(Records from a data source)
++++++++++++++++++++
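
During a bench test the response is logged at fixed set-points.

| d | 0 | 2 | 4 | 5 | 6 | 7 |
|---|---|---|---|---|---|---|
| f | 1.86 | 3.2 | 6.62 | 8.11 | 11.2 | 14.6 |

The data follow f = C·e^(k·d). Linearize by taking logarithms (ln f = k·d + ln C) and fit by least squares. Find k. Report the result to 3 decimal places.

k = 0.299

Linearized form: ln f = k·d + ln C. From the 6 transformed points,
Σd = 24.0000, Σ(d)² = 130.0000, Σln f = 10.8639, Σd·ln f = 53.6148.
Equations: 130.0000·k + 24.0000·ln C = 53.6148;  24.0000·k + 6·ln C = 10.8639.
Δ = 130.0000·6 − (24.0000)² = 204.0000; k = (53.6148·6 − 24.0000·10.8639)/204.0000 = 0.29881, ln C = (130.0000·10.8639 − 24.0000·53.6148)/204.0000 = 0.61542.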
++++++++++++++++++++
• REQUIRED WORK:
Where the line containing "11.2 | 14.6 |" appears, start copying, and go on exactly through the last line of the data.

• EXERCISE OUTPUT:
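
| f | 1.86 | 3.2 | 6.62 | 8.11 | 11.2 | 14.6 |

The data follow f = C·e^(k·d). Linearize by taking logarithms (ln f = k·d + ln C) and fit by least squares. Find k. Report the result to 3 decimal places.

k = 0.299

Linearized form: ln f = k·d + ln C. From the 6 transformed points,
Σd = 24.0000, Σ(d)² = 130.0000, Σln f = 10.8639, Σd·ln f = 53.6148.
Equations: 130.0000·k + 24.0000·ln C = 53.6148;  24.0000·k + 6·ln C = 10.8639.
Δ = 130.0000·6 − (24.0000)² = 204.0000; k = (53.6148·6 − 24.0000·10.8639)/204.0000 = 0.29881, ln C = (130.0000·10.8639 − 24.0000·53.6148)/204.0000 = 0.61542.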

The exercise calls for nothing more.